Data to process section start

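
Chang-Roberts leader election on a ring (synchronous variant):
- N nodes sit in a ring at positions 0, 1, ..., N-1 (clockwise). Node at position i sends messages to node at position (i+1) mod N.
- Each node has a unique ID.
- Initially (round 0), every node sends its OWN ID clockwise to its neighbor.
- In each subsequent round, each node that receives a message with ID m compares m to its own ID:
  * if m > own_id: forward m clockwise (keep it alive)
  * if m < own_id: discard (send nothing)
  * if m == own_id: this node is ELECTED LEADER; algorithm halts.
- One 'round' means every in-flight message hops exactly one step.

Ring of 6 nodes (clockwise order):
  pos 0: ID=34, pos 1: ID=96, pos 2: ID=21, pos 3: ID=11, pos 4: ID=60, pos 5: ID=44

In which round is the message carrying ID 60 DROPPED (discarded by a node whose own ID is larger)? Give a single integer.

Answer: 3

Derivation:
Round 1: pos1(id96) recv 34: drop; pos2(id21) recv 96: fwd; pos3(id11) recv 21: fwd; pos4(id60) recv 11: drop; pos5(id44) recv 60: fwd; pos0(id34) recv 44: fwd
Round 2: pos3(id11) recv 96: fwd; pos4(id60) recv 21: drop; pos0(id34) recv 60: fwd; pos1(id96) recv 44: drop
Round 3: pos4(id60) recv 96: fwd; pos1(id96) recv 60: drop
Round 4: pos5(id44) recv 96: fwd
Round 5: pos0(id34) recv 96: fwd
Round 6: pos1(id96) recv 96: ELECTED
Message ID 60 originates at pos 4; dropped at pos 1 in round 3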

Data to process section end
Data to process section start

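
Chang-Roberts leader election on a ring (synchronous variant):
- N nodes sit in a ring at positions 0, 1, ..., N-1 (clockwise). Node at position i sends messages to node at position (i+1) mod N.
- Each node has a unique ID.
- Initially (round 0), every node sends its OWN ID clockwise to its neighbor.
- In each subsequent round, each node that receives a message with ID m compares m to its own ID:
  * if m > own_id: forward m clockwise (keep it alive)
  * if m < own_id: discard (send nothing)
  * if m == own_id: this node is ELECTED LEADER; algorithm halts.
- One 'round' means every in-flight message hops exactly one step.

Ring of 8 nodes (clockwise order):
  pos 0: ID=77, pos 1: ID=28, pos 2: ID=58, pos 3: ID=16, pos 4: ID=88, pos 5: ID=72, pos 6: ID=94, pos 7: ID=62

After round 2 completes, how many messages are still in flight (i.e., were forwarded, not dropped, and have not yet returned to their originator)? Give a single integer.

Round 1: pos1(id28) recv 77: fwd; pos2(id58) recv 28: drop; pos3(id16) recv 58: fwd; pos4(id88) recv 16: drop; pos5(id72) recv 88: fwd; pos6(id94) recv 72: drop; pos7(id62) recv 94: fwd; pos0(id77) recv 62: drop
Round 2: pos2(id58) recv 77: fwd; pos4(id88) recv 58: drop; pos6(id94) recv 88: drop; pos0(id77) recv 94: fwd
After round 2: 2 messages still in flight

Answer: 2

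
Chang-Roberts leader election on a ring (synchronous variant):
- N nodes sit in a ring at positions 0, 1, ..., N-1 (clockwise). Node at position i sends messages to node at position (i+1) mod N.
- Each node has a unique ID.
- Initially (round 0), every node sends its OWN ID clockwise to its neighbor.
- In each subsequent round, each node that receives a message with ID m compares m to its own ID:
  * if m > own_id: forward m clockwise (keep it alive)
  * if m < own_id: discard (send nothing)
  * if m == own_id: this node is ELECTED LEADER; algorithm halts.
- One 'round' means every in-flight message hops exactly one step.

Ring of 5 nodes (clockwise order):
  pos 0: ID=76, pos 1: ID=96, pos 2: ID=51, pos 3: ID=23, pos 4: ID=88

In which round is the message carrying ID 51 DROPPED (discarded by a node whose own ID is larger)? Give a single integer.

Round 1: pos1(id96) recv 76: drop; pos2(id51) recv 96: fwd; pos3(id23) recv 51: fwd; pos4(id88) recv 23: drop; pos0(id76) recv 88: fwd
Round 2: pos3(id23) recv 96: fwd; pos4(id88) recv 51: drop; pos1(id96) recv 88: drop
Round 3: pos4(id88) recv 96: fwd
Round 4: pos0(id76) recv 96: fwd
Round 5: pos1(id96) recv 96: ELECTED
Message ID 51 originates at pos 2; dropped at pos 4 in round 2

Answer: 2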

Data to process section end

**To do:** Return only the number of lines in the preceding records that contain the string "order".

**Result:** 3